§ **EXERCISE DESCRIPTION**
Your answer should contain every line of the records, transcribed word for word.

----------------

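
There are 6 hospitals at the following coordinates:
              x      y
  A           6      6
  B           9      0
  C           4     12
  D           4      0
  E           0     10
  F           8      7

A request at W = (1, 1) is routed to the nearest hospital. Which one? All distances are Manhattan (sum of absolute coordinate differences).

D

d(W,A) = |1−6| + |1−6| = 5 + 5 = 10
d(W,B) = |1−9| + |1−0| = 8 + 1 = 9
d(W,C) = |1−4| + |1−12| = 3 + 11 = 14
d(W,D) = |1−4| + |1−0| = 3 + 1 = 4
d(W,E) = |1−0| + |1−10| = 1 + 9 = 10
d(W,F) = |1−8| + |1−7| = 7 + 6 = 13
Minimum is at D.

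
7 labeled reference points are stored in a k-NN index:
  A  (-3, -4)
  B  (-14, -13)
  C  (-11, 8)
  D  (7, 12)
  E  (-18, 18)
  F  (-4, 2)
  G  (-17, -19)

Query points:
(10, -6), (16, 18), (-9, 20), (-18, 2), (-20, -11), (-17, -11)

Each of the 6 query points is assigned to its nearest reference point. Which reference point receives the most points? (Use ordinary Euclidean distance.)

B

(10, -6) — d² to each: A:173, B:625, C:637, D:333, E:1360, F:260, G:898 → nearest is A
(16, 18) — d² to each: A:845, B:1861, C:829, D:117, E:1156, F:656, G:2458 → nearest is D
(-9, 20) — d² to each: A:612, B:1114, C:148, D:320, E:85, F:349, G:1585 → nearest is E
(-18, 2) — d² to each: A:261, B:241, C:85, D:725, E:256, F:196, G:442 → nearest is C
(-20, -11) — d² to each: A:338, B:40, C:442, D:1258, E:845, F:425, G:73 → nearest is B
(-17, -11) — d² to each: A:245, B:13, C:397, D:1105, E:842, F:338, G:64 → nearest is B
Tally — A:1, B:2, C:1, D:1, E:1. B captures the most (2).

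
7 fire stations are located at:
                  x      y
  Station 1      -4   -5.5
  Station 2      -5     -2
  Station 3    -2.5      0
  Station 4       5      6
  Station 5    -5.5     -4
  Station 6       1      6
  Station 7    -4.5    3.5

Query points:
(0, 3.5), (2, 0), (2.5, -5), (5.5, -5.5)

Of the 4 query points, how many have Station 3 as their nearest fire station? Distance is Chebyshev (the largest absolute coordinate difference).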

----------------

§ **WORKED SOLUTION**
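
There are 6 hospitals at the following coordinates:
              x      y
  A           6      6
  B           9      0
  C           4     12
  D           4      0
  E           0     10
  F           8      7

A request at W = (1, 1) is routed to the nearest hospital. Which one? All distances are Manhattan (sum of absolute coordinate differences).

D

d(W,A) = |1−6| + |1−6| = 5 + 5 = 10
d(W,B) = |1−9| + |1−0| = 8 + 1 = 9
d(W,C) = |1−4| + |1−12| = 3 + 11 = 14
d(W,D) = |1−4| + |1−0| = 3 + 1 = 4
d(W,E) = |1−0| + |1−10| = 1 + 9 = 10
d(W,F) = |1−8| + |1−7| = 7 + 6 = 13
Minimum is at D.

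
7 labeled reference points are stored in a k-NN index:
  A  (-3, -4)
  B  (-14, -13)
  C  (-11, 8)
  D  (7, 12)
  E  (-18, 18)
  F  (-4, 2)
  G  (-17, -19)

Query points:
(10, -6), (16, 18), (-9, 20), (-18, 2), (-20, -11), (-17, -11)

Each of the 6 query points is assigned to its nearest reference point. Which reference point receives the most points? (Use ordinary Euclidean distance.)

B

(10, -6) — d² to each: A:173, B:625, C:637, D:333, E:1360, F:260, G:898 → nearest is A
(16, 18) — d² to each: A:845, B:1861, C:829, D:117, E:1156, F:656, G:2458 → nearest is D
(-9, 20) — d² to each: A:612, B:1114, C:148, D:320, E:85, F:349, G:1585 → nearest is E
(-18, 2) — d² to each: A:261, B:241, C:85, D:725, E:256, F:196, G:442 → nearest is C
(-20, -11) — d² to each: A:338, B:40, C:442, D:1258, E:845, F:425, G:73 → nearest is B
(-17, -11) — d² to each: A:245, B:13, C:397, D:1105, E:842, F:338, G:64 → nearest is B
Tally — A:1, B:2, C:1, D:1, E:1. B captures the most (2).

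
7 fire stations are located at:
                  x      y
  Station 1      -4   -5.5
  Station 2      -5     -2
  Station 3    -2.5      0
  Station 4       5      6
  Station 5    -5.5     -4
  Station 6       1      6
  Station 7    -4.5    3.5

Query points:
(0, 3.5), (2, 0), (2.5, -5), (5.5, -5.5)

Of the 4 query points, how many have Station 3 as their nearest fire station? Distance is Chebyshev (the largest absolute coordinate difference).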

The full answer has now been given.